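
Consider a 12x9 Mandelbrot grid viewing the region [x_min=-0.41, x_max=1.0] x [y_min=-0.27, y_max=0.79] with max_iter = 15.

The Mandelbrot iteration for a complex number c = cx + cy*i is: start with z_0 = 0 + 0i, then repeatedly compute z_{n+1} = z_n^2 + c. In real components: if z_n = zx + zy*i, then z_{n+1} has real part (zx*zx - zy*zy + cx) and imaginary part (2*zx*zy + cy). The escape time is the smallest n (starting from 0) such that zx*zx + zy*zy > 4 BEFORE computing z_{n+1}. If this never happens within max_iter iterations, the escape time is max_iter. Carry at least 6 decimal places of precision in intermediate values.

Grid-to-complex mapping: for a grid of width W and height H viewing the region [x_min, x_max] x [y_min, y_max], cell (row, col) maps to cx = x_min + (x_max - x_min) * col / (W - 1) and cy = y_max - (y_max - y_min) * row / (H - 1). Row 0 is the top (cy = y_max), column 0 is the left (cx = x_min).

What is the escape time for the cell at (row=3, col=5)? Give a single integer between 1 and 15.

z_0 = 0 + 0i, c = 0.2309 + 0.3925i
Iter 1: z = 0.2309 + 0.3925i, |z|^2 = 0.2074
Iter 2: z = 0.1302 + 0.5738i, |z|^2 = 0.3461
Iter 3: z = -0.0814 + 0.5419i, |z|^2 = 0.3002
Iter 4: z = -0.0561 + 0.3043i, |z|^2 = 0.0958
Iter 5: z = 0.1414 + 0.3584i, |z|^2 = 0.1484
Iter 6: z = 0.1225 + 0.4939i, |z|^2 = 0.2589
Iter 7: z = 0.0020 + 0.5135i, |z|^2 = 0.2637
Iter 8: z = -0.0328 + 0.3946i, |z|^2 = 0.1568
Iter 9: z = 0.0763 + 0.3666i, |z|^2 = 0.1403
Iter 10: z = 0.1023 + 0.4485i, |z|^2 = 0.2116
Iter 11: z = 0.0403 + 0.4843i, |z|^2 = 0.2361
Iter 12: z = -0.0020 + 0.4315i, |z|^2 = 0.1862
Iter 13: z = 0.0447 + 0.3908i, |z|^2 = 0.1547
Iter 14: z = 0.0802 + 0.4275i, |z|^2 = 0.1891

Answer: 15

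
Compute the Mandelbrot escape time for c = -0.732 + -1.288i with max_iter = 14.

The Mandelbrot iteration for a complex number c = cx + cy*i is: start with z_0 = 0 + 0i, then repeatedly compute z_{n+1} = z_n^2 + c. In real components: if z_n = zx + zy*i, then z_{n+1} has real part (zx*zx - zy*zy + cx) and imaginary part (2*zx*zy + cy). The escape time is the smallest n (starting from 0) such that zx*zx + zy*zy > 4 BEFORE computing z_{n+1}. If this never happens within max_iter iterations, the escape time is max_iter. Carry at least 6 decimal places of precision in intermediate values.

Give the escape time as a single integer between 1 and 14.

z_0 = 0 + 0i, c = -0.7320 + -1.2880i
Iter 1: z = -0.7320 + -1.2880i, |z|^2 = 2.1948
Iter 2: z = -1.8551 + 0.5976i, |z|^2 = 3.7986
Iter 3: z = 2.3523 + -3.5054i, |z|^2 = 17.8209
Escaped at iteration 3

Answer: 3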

# DIRECTIONS:
Each line of the data that includes the word "grid" counts once; report the total and nothing more.

# RESPONSE TO THIS EXERCISE:
2